- What the task requires
The entries below are to be reproduced in full, exactly as written.

[Stored items from a collection]
-------

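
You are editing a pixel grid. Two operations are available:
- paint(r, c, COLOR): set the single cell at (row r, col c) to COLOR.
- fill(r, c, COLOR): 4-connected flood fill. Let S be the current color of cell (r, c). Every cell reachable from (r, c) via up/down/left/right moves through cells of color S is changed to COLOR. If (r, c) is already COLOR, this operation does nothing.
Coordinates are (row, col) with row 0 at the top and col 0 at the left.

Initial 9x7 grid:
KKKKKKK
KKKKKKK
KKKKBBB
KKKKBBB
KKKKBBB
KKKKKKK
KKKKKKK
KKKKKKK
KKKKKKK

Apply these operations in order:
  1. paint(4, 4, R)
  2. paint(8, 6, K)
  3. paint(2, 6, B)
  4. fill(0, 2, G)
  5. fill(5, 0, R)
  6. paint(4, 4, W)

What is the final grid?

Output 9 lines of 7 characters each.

Answer: RRRRRRR
RRRRRRR
RRRRBBB
RRRRBBB
RRRRWBB
RRRRRRR
RRRRRRR
RRRRRRR
RRRRRRR

Derivation:
After op 1 paint(4,4,R):
KKKKKKK
KKKKKKK
KKKKBBB
KKKKBBB
KKKKRBB
KKKKKKK
KKKKKKK
KKKKKKK
KKKKKKK
After op 2 paint(8,6,K):
KKKKKKK
KKKKKKK
KKKKBBB
KKKKBBB
KKKKRBB
KKKKKKK
KKKKKKK
KKKKKKK
KKKKKKK
After op 3 paint(2,6,B):
KKKKKKK
KKKKKKK
KKKKBBB
KKKKBBB
KKKKRBB
KKKKKKK
KKKKKKK
KKKKKKK
KKKKKKK
After op 4 fill(0,2,G) [54 cells changed]:
GGGGGGG
GGGGGGG
GGGGBBB
GGGGBBB
GGGGRBB
GGGGGGG
GGGGGGG
GGGGGGG
GGGGGGG
After op 5 fill(5,0,R) [54 cells changed]:
RRRRRRR
RRRRRRR
RRRRBBB
RRRRBBB
RRRRRBB
RRRRRRR
RRRRRRR
RRRRRRR
RRRRRRR
After op 6 paint(4,4,W):
RRRRRRR
RRRRRRR
RRRRBBB
RRRRBBB
RRRRWBB
RRRRRRR
RRRRRRR
RRRRRRR
RRRRRRR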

-------

- Solution below
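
You are editing a pixel grid. Two operations are available:
- paint(r, c, COLOR): set the single cell at (row r, col c) to COLOR.
- fill(r, c, COLOR): 4-connected flood fill. Let S be the current color of cell (r, c). Every cell reachable from (r, c) via up/down/left/right moves through cells of color S is changed to COLOR. If (r, c) is already COLOR, this operation does nothing.
Coordinates are (row, col) with row 0 at the top and col 0 at the left.

Initial 9x7 grid:
KKKKKKK
KKKKKKK
KKKKBBB
KKKKBBB
KKKKBBB
KKKKKKK
KKKKKKK
KKKKKKK
KKKKKKK

Apply these operations in order:
  1. paint(4, 4, R)
  2. paint(8, 6, K)
  3. paint(2, 6, B)
  4. fill(0, 2, G)
  5. fill(5, 0, R)
  6. paint(4, 4, W)

What is the final grid?

Output 9 lines of 7 characters each.

Answer: RRRRRRR
RRRRRRR
RRRRBBB
RRRRBBB
RRRRWBB
RRRRRRR
RRRRRRR
RRRRRRR
RRRRRRR

Derivation:
After op 1 paint(4,4,R):
KKKKKKK
KKKKKKK
KKKKBBB
KKKKBBB
KKKKRBB
KKKKKKK
KKKKKKK
KKKKKKK
KKKKKKK
After op 2 paint(8,6,K):
KKKKKKK
KKKKKKK
KKKKBBB
KKKKBBB
KKKKRBB
KKKKKKK
KKKKKKK
KKKKKKK
KKKKKKK
After op 3 paint(2,6,B):
KKKKKKK
KKKKKKK
KKKKBBB
KKKKBBB
KKKKRBB
KKKKKKK
KKKKKKK
KKKKKKK
KKKKKKK
After op 4 fill(0,2,G) [54 cells changed]:
GGGGGGG
GGGGGGG
GGGGBBB
GGGGBBB
GGGGRBB
GGGGGGG
GGGGGGG
GGGGGGG
GGGGGGG
After op 5 fill(5,0,R) [54 cells changed]:
RRRRRRR
RRRRRRR
RRRRBBB
RRRRBBB
RRRRRBB
RRRRRRR
RRRRRRR
RRRRRRR
RRRRRRR
After op 6 paint(4,4,W):
RRRRRRR
RRRRRRR
RRRRBBB
RRRRBBB
RRRRWBB
RRRRRRR
RRRRRRR
RRRRRRR
RRRRRRR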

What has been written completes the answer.